Give back the full data, retyped precisely.

• **SOURCE INFORMATION**:
========================================
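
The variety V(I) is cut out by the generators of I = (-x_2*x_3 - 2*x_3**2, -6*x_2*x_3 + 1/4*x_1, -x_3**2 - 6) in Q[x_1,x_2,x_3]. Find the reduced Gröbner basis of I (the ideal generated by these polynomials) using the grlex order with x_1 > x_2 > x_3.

G = {x_3**2 + 6, x_1 - 288, x_2 + 2*x_3}

This is the nonlinear analogue of row-reducing a linear system.

f_1 = -x_2*x_3 - 2*x_3**2, LT = x_2*x_3.
f_2 = -6*x_2*x_3 + 1/4*x_1, LT = x_2*x_3.
f_3 = -x_3**2 - 6, LT = x_3**2.

S(f_1,f_2): lcm = x_2*x_3. S = 2*x_3**2 + 1/24*x_1.
  leading term x_3**2: subtract (-2)·f_3 from 2*x_3**2 + 1/24*x_1 → 1/24*x_1 - 12
  leading term x_1: no divisor's leading term divides it; move 1/24*x_1 to the remainder.
  leading term 1: no divisor's leading term divides it; move -12 to the remainder.
  remainder 1/24*x_1 - 12 ≠ 0; add g_4 = 1/24*x_1 - 12 to the basis.

S(f_1,f_3): lcm = x_2*x_3**2. S = 2*x_3**3 - 6*x_2.
  leading term x_3**3: subtract (-2*x_3)·f_3 from 2*x_3**3 - 6*x_2 → -6*x_2 - 12*x_3
  leading term x_2: no divisor's leading term divides it; move -6*x_2 to the remainder.
  leading term x_3: no divisor's leading term divides it; move -12*x_3 to the remainder.
  remainder -6*x_2 - 12*x_3 ≠ 0; add g_5 = -6*x_2 - 12*x_3 to the basis.

S(f_2,f_3): lcm = x_2*x_3**2. S = -1/24*x_1*x_3 - 6*x_2.
  leading term x_1*x_3: subtract (-x_3)·g_4 from -1/24*x_1*x_3 - 6*x_2 → -6*x_2 - 12*x_3
  leading term x_2: subtract (1)·g_5 from -6*x_2 - 12*x_3 → 0
  remainder 0.

S(f_1,g_4): leading monomials are coprime, so the S-polynomial reduces to 0 (Buchberger's first criterion).
S(f_2,g_4): leading monomials are coprime, so the S-polynomial reduces to 0 (Buchberger's first criterion).
S(f_3,g_4): leading monomials are coprime, so the S-polynomial reduces to 0 (Buchberger's first criterion).
S(f_1,g_5): lcm = x_2*x_3. S = 0.
  remainder 0.

S(f_2,g_5): lcm = x_2*x_3. S = -2*x_3**2 - 1/24*x_1.
  leading term x_3**2: subtract (2)·f_3 from -2*x_3**2 - 1/24*x_1 → -1/24*x_1 + 12
  leading term x_1: subtract (-1)·g_4 from -1/24*x_1 + 12 → 0
  remainder 0.

S(f_3,g_5): leading monomials are coprime, so the S-polynomial reduces to 0 (Buchberger's first criterion).
S(g_4,g_5): leading monomials are coprime, so the S-polynomial reduces to 0 (Buchberger's first criterion).
Every S-polynomial of the final basis reduces to 0, so we have a Gröbner basis.
Inter-reduce: drop elements whose leading term is divisible by another's, tail-reduce, and make monic.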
========================================
• **ANSWER SPACE**:
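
The variety V(I) is cut out by the generators of I = (-x_2*x_3 - 2*x_3**2, -6*x_2*x_3 + 1/4*x_1, -x_3**2 - 6) in Q[x_1,x_2,x_3]. Find the reduced Gröbner basis of I (the ideal generated by these polynomials) using the grlex order with x_1 > x_2 > x_3.

G = {x_3**2 + 6, x_1 - 288, x_2 + 2*x_3}

This is the nonlinear analogue of row-reducing a linear system.

f_1 = -x_2*x_3 - 2*x_3**2, LT = x_2*x_3.
f_2 = -6*x_2*x_3 + 1/4*x_1, LT = x_2*x_3.
f_3 = -x_3**2 - 6, LT = x_3**2.

S(f_1,f_2): lcm = x_2*x_3. S = 2*x_3**2 + 1/24*x_1.
  leading term x_3**2: subtract (-2)·f_3 from 2*x_3**2 + 1/24*x_1 → 1/24*x_1 - 12
  leading term x_1: no divisor's leading term divides it; move 1/24*x_1 to the remainder.
  leading term 1: no divisor's leading term divides it; move -12 to the remainder.
  remainder 1/24*x_1 - 12 ≠ 0; add g_4 = 1/24*x_1 - 12 to the basis.

S(f_1,f_3): lcm = x_2*x_3**2. S = 2*x_3**3 - 6*x_2.
  leading term x_3**3: subtract (-2*x_3)·f_3 from 2*x_3**3 - 6*x_2 → -6*x_2 - 12*x_3
  leading term x_2: no divisor's leading term divides it; move -6*x_2 to the remainder.
  leading term x_3: no divisor's leading term divides it; move -12*x_3 to the remainder.
  remainder -6*x_2 - 12*x_3 ≠ 0; add g_5 = -6*x_2 - 12*x_3 to the basis.

S(f_2,f_3): lcm = x_2*x_3**2. S = -1/24*x_1*x_3 - 6*x_2.
  leading term x_1*x_3: subtract (-x_3)·g_4 from -1/24*x_1*x_3 - 6*x_2 → -6*x_2 - 12*x_3
  leading term x_2: subtract (1)·g_5 from -6*x_2 - 12*x_3 → 0
  remainder 0.

S(f_1,g_4): leading monomials are coprime, so the S-polynomial reduces to 0 (Buchberger's first criterion).
S(f_2,g_4): leading monomials are coprime, so the S-polynomial reduces to 0 (Buchberger's first criterion).
S(f_3,g_4): leading monomials are coprime, so the S-polynomial reduces to 0 (Buchberger's first criterion).
S(f_1,g_5): lcm = x_2*x_3. S = 0.
  remainder 0.

S(f_2,g_5): lcm = x_2*x_3. S = -2*x_3**2 - 1/24*x_1.
  leading term x_3**2: subtract (2)·f_3 from -2*x_3**2 - 1/24*x_1 → -1/24*x_1 + 12
  leading term x_1: subtract (-1)·g_4 from -1/24*x_1 + 12 → 0
  remainder 0.

S(f_3,g_5): leading monomials are coprime, so the S-polynomial reduces to 0 (Buchberger's first criterion).
S(g_4,g_5): leading monomials are coprime, so the S-polynomial reduces to 0 (Buchberger's first criterion).
Every S-polynomial of the final basis reduces to 0, so we have a Gröbner basis.
Inter-reduce: drop elements whose leading term is divisible by another's, tail-reduce, and make monic.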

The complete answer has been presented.